Brief — What lines of the data hold the string "ordered"? Pull each one out.

Recorded data —
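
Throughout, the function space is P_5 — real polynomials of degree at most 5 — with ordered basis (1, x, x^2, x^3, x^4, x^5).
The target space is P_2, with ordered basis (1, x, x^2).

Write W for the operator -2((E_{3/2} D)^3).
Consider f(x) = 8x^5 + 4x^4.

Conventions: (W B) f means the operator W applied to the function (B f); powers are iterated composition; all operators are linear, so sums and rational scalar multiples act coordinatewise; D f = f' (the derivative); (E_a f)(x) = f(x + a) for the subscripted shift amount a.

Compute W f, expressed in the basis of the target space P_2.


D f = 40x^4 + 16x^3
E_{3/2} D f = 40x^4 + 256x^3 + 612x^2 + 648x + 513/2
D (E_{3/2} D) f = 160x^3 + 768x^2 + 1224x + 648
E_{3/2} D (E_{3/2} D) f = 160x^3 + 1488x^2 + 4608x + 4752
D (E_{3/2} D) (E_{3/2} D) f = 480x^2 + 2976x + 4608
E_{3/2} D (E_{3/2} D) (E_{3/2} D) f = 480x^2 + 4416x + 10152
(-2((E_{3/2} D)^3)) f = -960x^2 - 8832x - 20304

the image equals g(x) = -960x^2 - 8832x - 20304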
--
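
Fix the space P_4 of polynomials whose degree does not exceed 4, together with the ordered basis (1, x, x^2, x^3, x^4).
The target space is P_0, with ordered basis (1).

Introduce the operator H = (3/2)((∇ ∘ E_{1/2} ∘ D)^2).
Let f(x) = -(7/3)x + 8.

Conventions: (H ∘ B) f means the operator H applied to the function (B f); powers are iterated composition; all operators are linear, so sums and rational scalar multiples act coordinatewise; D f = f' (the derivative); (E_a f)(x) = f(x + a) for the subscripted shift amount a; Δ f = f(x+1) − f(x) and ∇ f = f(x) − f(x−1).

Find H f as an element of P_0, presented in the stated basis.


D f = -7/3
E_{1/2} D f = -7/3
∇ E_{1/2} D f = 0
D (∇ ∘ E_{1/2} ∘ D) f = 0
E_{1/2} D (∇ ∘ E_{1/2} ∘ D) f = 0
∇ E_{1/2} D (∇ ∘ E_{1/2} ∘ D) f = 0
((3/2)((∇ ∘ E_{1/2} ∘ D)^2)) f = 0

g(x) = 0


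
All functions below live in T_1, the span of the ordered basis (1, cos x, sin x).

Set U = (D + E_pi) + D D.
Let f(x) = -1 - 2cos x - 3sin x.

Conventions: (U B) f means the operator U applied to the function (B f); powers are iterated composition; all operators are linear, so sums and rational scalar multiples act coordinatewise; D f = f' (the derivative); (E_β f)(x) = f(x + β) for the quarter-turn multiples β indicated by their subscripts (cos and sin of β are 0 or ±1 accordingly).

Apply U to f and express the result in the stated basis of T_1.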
---
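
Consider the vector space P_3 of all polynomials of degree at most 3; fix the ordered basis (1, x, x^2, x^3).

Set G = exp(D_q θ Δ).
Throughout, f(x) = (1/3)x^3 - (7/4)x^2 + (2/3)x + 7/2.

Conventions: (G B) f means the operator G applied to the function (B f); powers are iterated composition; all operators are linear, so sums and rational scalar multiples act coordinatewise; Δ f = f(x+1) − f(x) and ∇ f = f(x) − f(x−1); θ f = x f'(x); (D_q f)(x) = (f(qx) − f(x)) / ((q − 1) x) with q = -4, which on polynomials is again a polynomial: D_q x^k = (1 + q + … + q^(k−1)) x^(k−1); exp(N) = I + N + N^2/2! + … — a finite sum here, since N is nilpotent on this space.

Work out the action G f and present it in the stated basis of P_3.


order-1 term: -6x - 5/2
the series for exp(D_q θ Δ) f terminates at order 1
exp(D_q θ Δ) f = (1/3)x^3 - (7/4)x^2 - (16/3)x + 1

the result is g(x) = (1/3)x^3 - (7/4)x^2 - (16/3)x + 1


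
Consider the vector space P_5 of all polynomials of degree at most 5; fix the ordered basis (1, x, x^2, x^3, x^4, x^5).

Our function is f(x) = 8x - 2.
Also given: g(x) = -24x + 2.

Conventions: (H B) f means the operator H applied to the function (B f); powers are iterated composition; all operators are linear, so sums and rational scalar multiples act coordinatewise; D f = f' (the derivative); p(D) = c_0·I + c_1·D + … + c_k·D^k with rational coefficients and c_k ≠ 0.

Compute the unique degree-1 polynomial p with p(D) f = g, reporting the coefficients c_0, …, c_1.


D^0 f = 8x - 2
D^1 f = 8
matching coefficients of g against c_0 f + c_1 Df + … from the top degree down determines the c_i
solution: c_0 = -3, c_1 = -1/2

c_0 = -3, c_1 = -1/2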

Completed task —
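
Throughout, the function space is P_5 — real polynomials of degree at most 5 — with ordered basis (1, x, x^2, x^3, x^4, x^5).
The target space is P_2, with ordered basis (1, x, x^2).
Fix the space P_4 of polynomials whose degree does not exceed 4, together with the ordered basis (1, x, x^2, x^3, x^4).
The target space is P_0, with ordered basis (1).
All functions below live in T_1, the span of the ordered basis (1, cos x, sin x).
Consider the vector space P_3 of all polynomials of degree at most 3; fix the ordered basis (1, x, x^2, x^3).
Consider the vector space P_5 of all polynomials of degree at most 5; fix the ordered basis (1, x, x^2, x^3, x^4, x^5).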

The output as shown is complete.